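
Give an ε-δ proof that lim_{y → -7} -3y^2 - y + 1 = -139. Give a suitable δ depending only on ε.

δ = min(2, ε/47)

Fix ε > 0. We want δ > 0 such that 0 < |y + 7| < δ implies |(-3y^2 - y + 1) + 139| < ε.
(-3y^2 - y + 1) + 139 = -3y^2 - y + 140 = (y + 7)(-3y + 20).
So |(-3y^2 - y + 1) + 139| = |y + 7|·|-3y + 20|.
Require δ ≤ 2. Then |y + 7| < 2 gives |y| < 9, and by the triangle inequality |-3y + 20| ≤ 3·9 + 20 = 47.
Hence |(-3y^2 - y + 1) + 139| ≤ 47|y + 7| < ε provided |y + 7| < ε/47.
Take δ = min(2, ε/47). Then 0 < |y + 7| < δ gives both |y + 7| < 2 and |y + 7| < ε/47, so |(-3y^2 - y + 1) + 139| < ε.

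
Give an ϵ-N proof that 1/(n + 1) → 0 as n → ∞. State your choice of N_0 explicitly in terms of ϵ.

N_0 = 1/ϵ

Let ϵ > 0 be given. For n ≥ 1, |1/(n + 1) − 0| = 1/(n + 1) ≤ 1/n.
We need 1/n < ϵ, i.e. n > 1/ϵ.
Take N_0 = 1/ϵ. If n > N_0 then |1/(n + 1)| ≤ 1/n < ϵ.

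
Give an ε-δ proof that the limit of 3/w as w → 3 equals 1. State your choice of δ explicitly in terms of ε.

Let ε > 0. We seek δ > 0 such that 0 < |w − 3| < δ implies |3/w − 1| < ε.
|3/w − 1| = 3·|3 − w|/(3·|w|) = 3|w − 3|/(3|w|).
Require δ ≤ 3/2 so that |w| > 3 − 3/2 = 3/2, hence 3|w| > 9/2.
Then |3/w − 1| < 3|w − 3|/(9/2), which is < ε when |w − 3| < (3/2)ε.
Take δ = min(3/2, (3/2)ε). Then 0 < |w − 3| < δ gives both |w − 3| < 3/2 and |w − 3| < (3/2)ε, so |3/w − 1| < ε.

δ = min(3/2, (3/2)ε)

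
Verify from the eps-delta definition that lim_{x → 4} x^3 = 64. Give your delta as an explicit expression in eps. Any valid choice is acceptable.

Suppose eps > 0. We seek delta > 0 with 0 < |x − 4| < delta ⇒ |x^3 − 64| < eps.
Factor: x^3 − 64 = (x − 4)(x^2 + 4x + 16), so |x^3 − 64| = |x − 4|·|x^2 + 4x + 16|.
Impose delta ≤ 1 so that |x| < 5; then |x^2 + 4x + 16| ≤ 61.
Hence |x^3 − 64| ≤ 61|x − 4|, which is < eps once |x − 4| < eps/61.
Take delta = min(1, eps/61). If 0 < |x − 4| < delta then both bounds hold and |x^3 − 64| ≤ 61|x − 4| < 61·(eps/61) = eps.

delta = min(1, eps/61)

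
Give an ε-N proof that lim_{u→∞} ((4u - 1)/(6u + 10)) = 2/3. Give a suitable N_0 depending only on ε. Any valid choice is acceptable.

N_0 = (23/18)/ε

Fix ε > 0. We seek N_0 > 0 such that u > N_0 implies |(4u - 1)/(6u + 10) − (2/3)| < ε.
(4u - 1)/(6u + 10) − (2/3) = (6(4u - 1) − 4(6u + 10)) / (6(6u + 10)) = -46/(6(6u + 10)).
For u > 0 we have 6u + 10 > 6u, so |(4u - 1)/(6u + 10) − (2/3)| = 46/(6(6u + 10)) < 46/(6·6u) = (23/18)/u.
Thus |(4u - 1)/(6u + 10) − (2/3)| < ε whenever u > (23/18)/ε.
Take N_0 = (23/18)/ε. If u > N_0 then |(4u - 1)/(6u + 10) − (2/3)| < (23/18)/u < ε.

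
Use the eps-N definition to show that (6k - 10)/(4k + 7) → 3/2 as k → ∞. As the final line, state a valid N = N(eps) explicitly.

N = (41/8)/eps

Fix eps > 0. For k ≥ 1, |(6k - 10)/(4k + 7) − (3/2)| = |-82|/(4(4k + 7)) = 82/(4(4k + 7)).
Since 4k + 7 ≥ 4k for k ≥ 1, this is ≤ 82/(4·4k) = (41/8)/k.
So |(6k - 10)/(4k + 7) − (3/2)| < eps whenever k > (41/8)/eps.
Take N = (41/8)/eps. If k > N then |(6k - 10)/(4k + 7) − (3/2)| ≤ (41/8)/k < eps.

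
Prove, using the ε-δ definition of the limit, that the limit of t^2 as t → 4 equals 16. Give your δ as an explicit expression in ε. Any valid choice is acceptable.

Fix ε > 0. We seek δ > 0 with 0 < |t − 4| < δ ⇒ |t^2 − 16| < ε.
Factor: t^2 − 16 = (t − 4)(t + 4), so |t^2 − 16| = |t − 4|·|t + 4|.
Restrict δ ≤ 1. Then |t − 4| < 1 gives |t| < 5, so by the triangle inequality |t + 4| ≤ 5 + 4 = 9.
Hence |t^2 − 16| ≤ 9|t − 4|, which is < ε once |t − 4| < ε/9.
Take δ = min(1, ε/9). If 0 < |t − 4| < δ then both bounds hold and |t^2 − 16| ≤ 9|t − 4| < 9·(ε/9) = ε.

δ = min(1, ε/9)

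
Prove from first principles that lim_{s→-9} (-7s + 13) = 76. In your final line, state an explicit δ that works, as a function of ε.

Suppose ε > 0. We need δ > 0 so that 0 < |s + 9| < δ implies |(-7s + 13) − 76| < ε.
|(-7s + 13) − 76| = |-7s - 63| = 7|s + 9|.
So 7|s + 9| < ε exactly when |s + 9| < ε/7.
Take δ = ε/7. If 0 < |s + 9| < δ then |(-7s + 13) − 76| = 7|s + 9| < 7·(ε/7) = ε.

δ = ε/7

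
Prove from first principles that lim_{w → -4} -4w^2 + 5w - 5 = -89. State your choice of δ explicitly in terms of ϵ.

Fix ϵ > 0. We want δ > 0 such that 0 < |w + 4| < δ implies |(-4w^2 + 5w - 5) + 89| < ϵ.
(-4w^2 + 5w - 5) + 89 = -4w^2 + 5w + 84 = (w + 4)(-4w + 21).
So |(-4w^2 + 5w - 5) + 89| = |w + 4|·|-4w + 21|.
Assume first that |w + 4| < 1, so |w| < 5. Then |-4w + 21| ≤ 4·5 + 21 = 41.
Hence |(-4w^2 + 5w - 5) + 89| ≤ 41|w + 4| < ϵ provided |w + 4| < ϵ/41.
Choosing δ = min(1, ϵ/41) ensures both conditions, hence |(-4w^2 + 5w - 5) + 89| < ϵ.

δ = min(1, ϵ/41)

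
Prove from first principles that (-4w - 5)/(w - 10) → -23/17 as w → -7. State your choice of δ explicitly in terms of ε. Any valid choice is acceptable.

Let ε > 0. We want δ > 0 with 0 < |w + 7| < δ ⇒ |(-4w - 5)/(w - 10) + 23/17| < ε.
Combining over a common denominator, (-4w - 5)/(w - 10) + 23/17 = [(-4w - 5)·(-17) − 23·(w - 10)] / [(-17)·(w - 10)] = 45(w + 7) / ((-17)(w - 10)).
So |(-4w - 5)/(w - 10) + 23/17| = 45|w + 7| / (17·|w − 10|).
Restrict δ ≤ 17/2. Then |w + 7| < 17/2 gives |w − 10| = |(w + 7) + (-17)| ≥ 17 − 17/2 = 17/2.
Hence |(-4w - 5)/(w - 10) + 23/17| < 45|w + 7|/(17·(17/2)) = (90/289)|w + 7|, which is < ε once |w + 7| < (289/90)ε.
Take δ = min(17/2, (289/90)ε). Then 0 < |w + 7| < δ forces both bounds, so |(-4w - 5)/(w - 10) + 23/17| < ε.

δ = min(17/2, (289/90)ε)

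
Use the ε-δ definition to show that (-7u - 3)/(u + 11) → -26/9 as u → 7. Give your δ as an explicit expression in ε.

Let ε > 0. We want δ > 0 with 0 < |u − 7| < δ ⇒ |(-7u - 3)/(u + 11) + 26/9| < ε.
Combining over a common denominator, (-7u - 3)/(u + 11) + 26/9 = [(-7u - 3)·18 − (-52)·(u + 11)] / [18·(u + 11)] = -74(u − 7) / (18(u + 11)).
So |(-7u - 3)/(u + 11) + 26/9| = 74|u − 7| / (18·|u + 11|).
Require δ ≤ 9, so |u + 11| ≥ |18| − |u − 7| > 18 − 9 = 9.
Hence |(-7u - 3)/(u + 11) + 26/9| < 74|u − 7|/(18·9) = (37/81)|u − 7|, which is < ε once |u − 7| < (81/37)ε.
Take δ = min(9, (81/37)ε). Then 0 < |u − 7| < δ forces both bounds, so |(-7u - 3)/(u + 11) + 26/9| < ε.

δ = min(9, (81/37)ε)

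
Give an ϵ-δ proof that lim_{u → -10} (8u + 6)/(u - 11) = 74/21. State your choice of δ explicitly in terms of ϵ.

Suppose ϵ > 0. We want δ > 0 with 0 < |u + 10| < δ ⇒ |(8u + 6)/(u - 11) − (74/21)| < ϵ.
Combining over a common denominator, (8u + 6)/(u - 11) − (74/21) = [(8u + 6)·(-21) − (-74)·(u - 11)] / [(-21)·(u - 11)] = -94(u + 10) / ((-21)(u - 11)).
So |(8u + 6)/(u - 11) − (74/21)| = 94|u + 10| / (21·|u − 11|).
Require δ ≤ 21/2, so |u − 11| ≥ |-21| − |u + 10| > 21 − 21/2 = 21/2.
Hence |(8u + 6)/(u - 11) − (74/21)| < 94|u + 10|/(21·(21/2)) = (188/441)|u + 10|, which is < ϵ once |u + 10| < (441/188)ϵ.
Take δ = min(21/2, (441/188)ϵ). Then 0 < |u + 10| < δ forces both bounds, so |(8u + 6)/(u - 11) − (74/21)| < ϵ.

δ = min(21/2, (441/188)ϵ)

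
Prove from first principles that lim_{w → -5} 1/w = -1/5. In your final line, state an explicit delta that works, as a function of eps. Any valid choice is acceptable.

Fix eps > 0. We seek delta > 0 such that 0 < |w + 5| < delta implies |1/w + 1/5| < eps.
|1/w + 1/5| = |-5 − w|/(5·|w|) = |w + 5|/(5|w|).
Require delta ≤ 5/2 so that |w| > 5 − 5/2 = 5/2, hence 5|w| > 25/2.
Then |1/w + 1/5| < |w + 5|/(25/2), which is < eps when |w + 5| < (25/2)eps.
Take delta = min(5/2, (25/2)eps). Then 0 < |w + 5| < delta gives both |w + 5| < 5/2 and |w + 5| < (25/2)eps, so |1/w + 1/5| < eps.

delta = min(5/2, (25/2)eps)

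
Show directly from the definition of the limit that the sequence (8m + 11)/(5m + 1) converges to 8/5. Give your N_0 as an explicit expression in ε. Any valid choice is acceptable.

N_0 = (47/25)/ε

Let ε > 0 be given. For m ≥ 1, |(8m + 11)/(5m + 1) − (8/5)| = |47|/(5(5m + 1)) = 47/(5(5m + 1)).
Since 5m + 1 ≥ 5m for m ≥ 1, this is ≤ 47/(5·5m) = (47/25)/m.
So |(8m + 11)/(5m + 1) − (8/5)| < ε whenever m > (47/25)/ε.
Take N_0 = (47/25)/ε. If m > N_0 then |(8m + 11)/(5m + 1) − (8/5)| ≤ (47/25)/m < ε.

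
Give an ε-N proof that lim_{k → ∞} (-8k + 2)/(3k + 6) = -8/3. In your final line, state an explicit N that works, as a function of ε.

N = 6/ε

Suppose ε > 0. For k ≥ 1, |(-8k + 2)/(3k + 6) + 8/3| = |54|/(3(3k + 6)) = 54/(3(3k + 6)).
Since 3k + 6 ≥ 3k for k ≥ 1, this is ≤ 54/(3·3k) = 6/k.
So |(-8k + 2)/(3k + 6) + 8/3| < ε whenever k > 6/ε.
Take N = 6/ε. If k > N then |(-8k + 2)/(3k + 6) + 8/3| ≤ 6/k < ε.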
+ + + + +
Everything before the line containing "N that works, as a function of ε." stays out. Write out that line and the rest of the entries exactly.

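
Give an ε-N proof that lim_{k → ∞} (-8k + 2)/(3k + 6) = -8/3. In your final line, state an explicit N that works, as a function of ε.

N = 6/ε

Suppose ε > 0. For k ≥ 1, |(-8k + 2)/(3k + 6) + 8/3| = |54|/(3(3k + 6)) = 54/(3(3k + 6)).
Since 3k + 6 ≥ 3k for k ≥ 1, this is ≤ 54/(3·3k) = 6/k.
So |(-8k + 2)/(3k + 6) + 8/3| < ε whenever k > 6/ε.
Take N = 6/ε. If k > N then |(-8k + 2)/(3k + 6) + 8/3| ≤ 6/k < ε.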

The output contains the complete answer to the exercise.